(Problem requirements) The answer must be the lines from the one containing "A money-market fund pays" through the last line of the data below, copied exactly, with nothing else.

(The records)
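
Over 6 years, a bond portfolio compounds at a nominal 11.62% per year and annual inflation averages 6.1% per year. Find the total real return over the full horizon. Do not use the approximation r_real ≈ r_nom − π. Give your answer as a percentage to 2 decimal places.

35.57%

The annual real rate is (1+11.62%)/(1+6.1%) − 1 = 5.2026%.
Compounded over 6 years: (1 + 0.052026)^6 − 1 ≈ 0.35569.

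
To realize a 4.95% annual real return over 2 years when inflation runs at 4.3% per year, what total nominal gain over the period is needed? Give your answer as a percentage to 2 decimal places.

19.82%

Required annual nominal rate: (1+4.95%)(1+4.3%) − 1 = 9.46285%.
Cumulative over 2 years: (1 + 0.0946285)^2 − 1 ≈ 0.19821.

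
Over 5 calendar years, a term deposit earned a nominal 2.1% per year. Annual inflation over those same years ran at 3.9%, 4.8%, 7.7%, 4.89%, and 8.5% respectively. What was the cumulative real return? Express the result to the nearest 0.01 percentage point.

-16.87%

Cumulative inflation factor: 1.039 × 1.048 × 1.077 × 1.0489 × 1.085 ≈ 1.33462.
Nominal growth factor: 1.10950. Real growth factor = 1.10950 / 1.33462 ≈ 0.83133.
Total real return ≈ -16.8672%.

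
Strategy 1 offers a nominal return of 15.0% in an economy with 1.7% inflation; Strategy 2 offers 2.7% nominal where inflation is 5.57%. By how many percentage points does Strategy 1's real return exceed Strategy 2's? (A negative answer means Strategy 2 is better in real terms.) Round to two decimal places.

15.80

Strategy 1 real return: 1.150/1.017 − 1 = 13.078%.
Strategy 2 real return: 1.027/1.0557 − 1 = -2.719%.
Difference: 13.078 − (-2.719) = 15.797 pp.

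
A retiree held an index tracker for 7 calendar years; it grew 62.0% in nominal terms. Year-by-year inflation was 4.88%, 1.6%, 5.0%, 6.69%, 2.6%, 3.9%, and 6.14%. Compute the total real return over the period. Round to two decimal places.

Cumulative inflation factor: 1.0488 × 1.016 × 1.050 × 1.0669 × 1.026 × 1.039 × 1.0614 ≈ 1.35065.
Nominal growth factor: 1.62000. Real growth factor = 1.62000 / 1.35065 ≈ 1.19943.
Total real return ≈ 19.9426%.

19.94%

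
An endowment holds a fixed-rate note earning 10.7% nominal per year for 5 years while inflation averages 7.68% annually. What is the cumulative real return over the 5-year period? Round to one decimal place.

The annual real rate is (1+10.7%)/(1+7.68%) − 1 = 2.8046%.
Compounded over 5 years: (1 + 0.028046)^5 − 1 ≈ 0.14832.

14.8%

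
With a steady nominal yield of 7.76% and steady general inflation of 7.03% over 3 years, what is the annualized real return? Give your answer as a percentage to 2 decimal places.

0.68%

With constant rates the annual real return is the same each year: (1+7.76%)/(1+7.03%) − 1 = 0.00682.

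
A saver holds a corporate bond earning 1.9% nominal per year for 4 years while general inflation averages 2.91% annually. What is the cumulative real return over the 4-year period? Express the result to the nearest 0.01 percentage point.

-3.87%

The annual real rate is (1+1.9%)/(1+2.91%) − 1 = -0.9814%.
Compounded over 4 years: (1 + -0.009814)^4 − 1 ≈ -0.03868.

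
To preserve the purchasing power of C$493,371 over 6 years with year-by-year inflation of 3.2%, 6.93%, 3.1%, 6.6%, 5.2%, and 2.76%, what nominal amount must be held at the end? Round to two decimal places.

C$646,857.46

Cumulative price-level factor: 1.032 × 1.0693 × 1.031 × 1.066 × 1.052 × 1.0276 ≈ 1.3110974403.
Multiplying C$493,371 by the price-level factor gives the future nominal sum.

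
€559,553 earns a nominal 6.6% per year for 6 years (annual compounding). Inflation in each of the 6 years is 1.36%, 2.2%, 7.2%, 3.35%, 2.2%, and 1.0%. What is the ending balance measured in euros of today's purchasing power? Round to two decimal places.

€693,089.67

Nominal value at maturity: €559,553 × (1 + 6.6%)^6 ≈ €821,078.08.
Price-level factor over 6 years: 1.0136 × 1.022 × 1.072 × 1.0335 × 1.022 × 1.010 ≈ 1.1846635701.
Dividing the nominal maturity value by the price-level factor gives the value in today's money.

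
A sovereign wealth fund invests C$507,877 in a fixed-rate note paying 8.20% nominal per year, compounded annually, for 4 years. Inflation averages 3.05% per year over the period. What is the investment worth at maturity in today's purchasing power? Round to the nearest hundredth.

Nominal value at maturity: C$507,877 × (1 + 8.20%)^4 ≈ C$696,093.52.
Price-level factor over 4 years: (1 + 3.05%)^4 ≈ 1.1276958559.
The maturity value deflated by that factor is the answer in today's purchasing power.

C$617,270.62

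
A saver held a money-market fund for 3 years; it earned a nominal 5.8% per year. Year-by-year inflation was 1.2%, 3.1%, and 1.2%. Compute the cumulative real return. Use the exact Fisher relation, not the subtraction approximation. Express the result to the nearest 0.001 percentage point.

Cumulative inflation factor: 1.012 × 1.031 × 1.012 ≈ 1.05589.
Nominal growth factor: 1.18429. Real growth factor = 1.18429 / 1.05589 ≈ 1.12160.
Total real return ≈ 12.1598%.

12.160%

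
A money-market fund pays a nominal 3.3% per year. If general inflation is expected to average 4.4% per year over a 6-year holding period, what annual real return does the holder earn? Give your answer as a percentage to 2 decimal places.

With constant rates the annual real return is the same each year: (1+3.3%)/(1+4.4%) − 1 = -0.01054.

-1.05%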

(Response box)
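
A money-market fund pays a nominal 3.3% per year. If general inflation is expected to average 4.4% per year over a 6-year holding period, what annual real return does the holder earn? Give your answer as a percentage to 2 decimal places.

With constant rates the annual real return is the same each year: (1+3.3%)/(1+4.4%) − 1 = -0.01054.

-1.05%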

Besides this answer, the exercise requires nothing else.